Saved data entries
—————

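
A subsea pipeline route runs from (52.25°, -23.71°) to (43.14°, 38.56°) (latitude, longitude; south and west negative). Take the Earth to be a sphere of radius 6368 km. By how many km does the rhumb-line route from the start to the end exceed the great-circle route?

Great circle: cos σ = sin φ₁ sin φ₂ + cos φ₁ cos φ₂ cos Δλ,  σ = 0.7250 rad → d_gc = 4616.6 km
Rhumb line: Δψ = -0.2371, q = Δφ/Δψ = 0.6706, d_rh = R√(Δφ²+q²Δλ²) = 4750.6 km
Excess = 4750.6 − 4616.6 = 134.0 ≈ 134 km

134 km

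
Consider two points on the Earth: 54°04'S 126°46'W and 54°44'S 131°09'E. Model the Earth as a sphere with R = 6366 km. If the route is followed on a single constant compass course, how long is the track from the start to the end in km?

6603 km

Δψ = ln[tan(π/4+φ₂/2)/tan(π/4+φ₁/2)] = -0.0200;  Δφ = -0.0116 rad,  Δλ = -1.7817 rad
q = Δφ/Δψ = 0.5821
d = R·√(Δφ² + q²Δλ²) = 6366·1.03720 = 6603 km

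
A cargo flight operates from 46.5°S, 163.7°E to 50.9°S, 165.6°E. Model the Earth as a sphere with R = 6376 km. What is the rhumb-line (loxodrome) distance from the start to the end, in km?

509 km

Rhumb course C = atan2(Δλ, Δψ) with Δψ = ln[tan(π/4+φ₂/2)/tan(π/4+φ₁/2)] = -0.1165, Δλ = +0.0332 → C = 164.11°
d = R·|Δφ| / |cos C| = 6376·0.07679 / 0.96177 = 509 km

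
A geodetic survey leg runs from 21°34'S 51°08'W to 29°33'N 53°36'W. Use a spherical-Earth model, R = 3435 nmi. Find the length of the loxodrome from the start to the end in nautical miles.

3068 nmi

Δψ = ln[tan(π/4+φ₂/2)/tan(π/4+φ₁/2)] = +0.9259;  Δφ = +0.8922 rad,  Δλ = -0.0431 rad
q = Δφ/Δψ = 0.9636
d = R·√(Δφ² + q²Δλ²) = 3435·0.89312 = 3068 nmi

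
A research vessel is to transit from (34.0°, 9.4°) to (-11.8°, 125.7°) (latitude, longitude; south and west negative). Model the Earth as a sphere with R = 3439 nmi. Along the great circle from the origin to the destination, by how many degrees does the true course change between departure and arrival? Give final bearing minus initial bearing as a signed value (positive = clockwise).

+37.2°

Initial bearing θ₁ = atan2(sin Δλ cos φ₂, cos φ₁ sin φ₂ − sin φ₁ cos φ₂ cos Δλ) = 85.25°
Final bearing θ₂ = (initial bearing from the destination back to the start) + 180° = 122.43°
Δθ = θ₂ − θ₁ = +37.2°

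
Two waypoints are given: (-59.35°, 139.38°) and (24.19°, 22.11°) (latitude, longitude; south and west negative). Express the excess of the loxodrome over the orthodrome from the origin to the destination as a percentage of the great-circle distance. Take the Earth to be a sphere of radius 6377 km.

Great circle: σ = 2.1719 rad → d_gc = Rσ = 13850.5 km
Rhumb: Δφ = +1.4580, Δλ = -2.0467, Δψ = +1.7298, q = Δφ/Δψ = 0.8429 → d_rh = R√(Δφ²+q²Δλ²) = 14404.4 km
Excess = (14404.4 − 13850.5) / 13850.5 = 553.9 / 13850.5 = 4.00% ≈ 4.0%

4.0%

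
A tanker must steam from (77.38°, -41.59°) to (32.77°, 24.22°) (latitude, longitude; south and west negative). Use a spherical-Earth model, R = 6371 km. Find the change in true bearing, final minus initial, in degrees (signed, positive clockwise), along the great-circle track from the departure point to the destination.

Initial bearing θ₁ = atan2(sin Δλ cos φ₂, cos φ₁ sin φ₂ − sin φ₁ cos φ₂ cos Δλ) = 105.86°
Final bearing θ₂ = (initial bearing from the destination back to the start) + 180° = 165.53°
Δθ = θ₂ − θ₁ = +59.7°

+59.7°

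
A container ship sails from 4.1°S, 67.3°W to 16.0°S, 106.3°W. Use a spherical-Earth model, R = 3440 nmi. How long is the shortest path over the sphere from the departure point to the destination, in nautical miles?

2408 nmi

cos σ = sin φ₁ sin φ₂ + cos φ₁ cos φ₂ cos Δλ
      = sin(-4.10°)sin(-16.00°) + cos(-4.10°)cos(-16.00°)cos(-39.00°) = 0.7648
σ = 40.108° → d = Rσ = 3440·0.70001 = 2408 nmi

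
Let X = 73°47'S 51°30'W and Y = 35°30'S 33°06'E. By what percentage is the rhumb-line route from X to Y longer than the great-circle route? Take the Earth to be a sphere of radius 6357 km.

6.8%

Great circle: σ = 0.9533 rad → d_gc = Rσ = 6060.1 km
Rhumb: Δφ = +0.6682, Δλ = +1.4765, Δψ = +1.2851, q = Δφ/Δψ = 0.5199 → d_rh = R√(Δφ²+q²Δλ²) = 6469.9 km
Excess = (6469.9 − 6060.1) / 6060.1 = 409.8 / 6060.1 = 6.76% ≈ 6.8%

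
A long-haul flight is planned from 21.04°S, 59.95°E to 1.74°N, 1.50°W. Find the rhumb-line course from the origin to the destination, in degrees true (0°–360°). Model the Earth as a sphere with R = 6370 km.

Meridional parts: M(φ₁)=-0.3758, M(φ₂)=+0.0304 → ΔM = +0.4061;  Δλ = -1.0725 rad
tan C = Δλ / ΔM = -2.6408 → C = 290.74°

290.7°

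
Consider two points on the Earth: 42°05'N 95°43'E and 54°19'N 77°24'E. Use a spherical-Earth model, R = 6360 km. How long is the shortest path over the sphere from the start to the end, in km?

cos σ = sin φ₁ sin φ₂ + cos φ₁ cos φ₂ cos Δλ
      = sin(42.08°)sin(54.32°) + cos(42.08°)cos(54.32°)cos(-18.32°) = 0.9554
σ = 17.184° → d = Rσ = 6360·0.29992 = 1908 km

1908 km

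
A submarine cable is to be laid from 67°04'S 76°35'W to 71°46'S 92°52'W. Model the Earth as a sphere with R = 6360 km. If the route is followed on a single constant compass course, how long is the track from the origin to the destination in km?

820 km

Rhumb course C = atan2(Δλ, Δψ) with Δψ = ln[tan(π/4+φ₂/2)/tan(π/4+φ₁/2)] = -0.2343, Δλ = -0.2842 → C = 230.49°
d = R·|Δφ| / |cos C| = 6360·0.08203 / 0.63616 = 820 km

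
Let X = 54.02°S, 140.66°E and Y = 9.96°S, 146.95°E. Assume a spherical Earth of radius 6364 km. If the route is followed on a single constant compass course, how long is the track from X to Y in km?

4926 km

Δψ = ln[tan(π/4+φ₂/2)/tan(π/4+φ₁/2)] = +0.9501;  Δφ = +0.7690 rad,  Δλ = +0.1098 rad
q = Δφ/Δψ = 0.8094
d = R·√(Δφ² + q²Δλ²) = 6364·0.77411 = 4926 km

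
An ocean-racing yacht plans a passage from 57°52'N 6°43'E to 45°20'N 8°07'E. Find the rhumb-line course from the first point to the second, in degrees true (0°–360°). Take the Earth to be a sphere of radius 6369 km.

176.1°

Δψ = ln[tan(π/4+φ₂/2)/tan(π/4+φ₁/2)] = -0.3552
Δλ = +0.0244 rad (taken the short way round)
course = atan2(Δλ, Δψ) = 176.06°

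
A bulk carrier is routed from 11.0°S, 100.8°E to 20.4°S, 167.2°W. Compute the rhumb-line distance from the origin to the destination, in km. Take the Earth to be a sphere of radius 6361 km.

9875 km

Rhumb course C = atan2(Δλ, Δψ) with Δψ = ln[tan(π/4+φ₂/2)/tan(π/4+φ₁/2)] = -0.1706, Δλ = +1.6057 → C = 96.07°
d = R·|Δφ| / |cos C| = 6361·0.16406 / 0.10568 = 9875 km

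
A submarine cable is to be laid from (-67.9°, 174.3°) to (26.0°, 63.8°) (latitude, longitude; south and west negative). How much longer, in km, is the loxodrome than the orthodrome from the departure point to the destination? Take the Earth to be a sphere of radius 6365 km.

Great circle: cos σ = sin φ₁ sin φ₂ + cos φ₁ cos φ₂ cos Δλ,  σ = 2.1230 rad → d_gc = 13513.1 km
Rhumb line: Δψ = +2.1035, q = Δφ/Δψ = 0.7791, d_rh = R√(Δφ²+q²Δλ²) = 14152.1 km
Excess = 14152.1 − 13513.1 = 639.0 ≈ 639 km

639 km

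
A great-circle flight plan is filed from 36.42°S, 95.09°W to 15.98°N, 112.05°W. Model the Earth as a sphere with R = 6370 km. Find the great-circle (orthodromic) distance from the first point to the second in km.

cos σ = sin φ₁ sin φ₂ + cos φ₁ cos φ₂ cos Δλ
      = sin(-36.42°)sin(15.98°) + cos(-36.42°)cos(15.98°)cos(-16.96°) = 0.5765
σ = 54.795° → d = Rσ = 6370·0.95636 = 6092 km

6092 km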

—————

** Task goal **
From the line containing "A submarine cable is to be laid from (-67.9°, 174.3°)" down to the last line of the data, transcribe every line exactly; nothing else should appear.

** Answer to the problem **
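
A submarine cable is to be laid from (-67.9°, 174.3°) to (26.0°, 63.8°) (latitude, longitude; south and west negative). How much longer, in km, is the loxodrome than the orthodrome from the departure point to the destination? Take the Earth to be a sphere of radius 6365 km.

Great circle: cos σ = sin φ₁ sin φ₂ + cos φ₁ cos φ₂ cos Δλ,  σ = 2.1230 rad → d_gc = 13513.1 km
Rhumb line: Δψ = +2.1035, q = Δφ/Δψ = 0.7791, d_rh = R√(Δφ²+q²Δλ²) = 14152.1 km
Excess = 14152.1 − 13513.1 = 639.0 ≈ 639 km

639 km

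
A great-circle flight plan is filed from 36.42°S, 95.09°W to 15.98°N, 112.05°W. Model the Earth as a sphere with R = 6370 km. Find the great-circle (orthodromic) distance from the first point to the second in km.

cos σ = sin φ₁ sin φ₂ + cos φ₁ cos φ₂ cos Δλ
      = sin(-36.42°)sin(15.98°) + cos(-36.42°)cos(15.98°)cos(-16.96°) = 0.5765
σ = 54.795° → d = Rσ = 6370·0.95636 = 6092 km

6092 km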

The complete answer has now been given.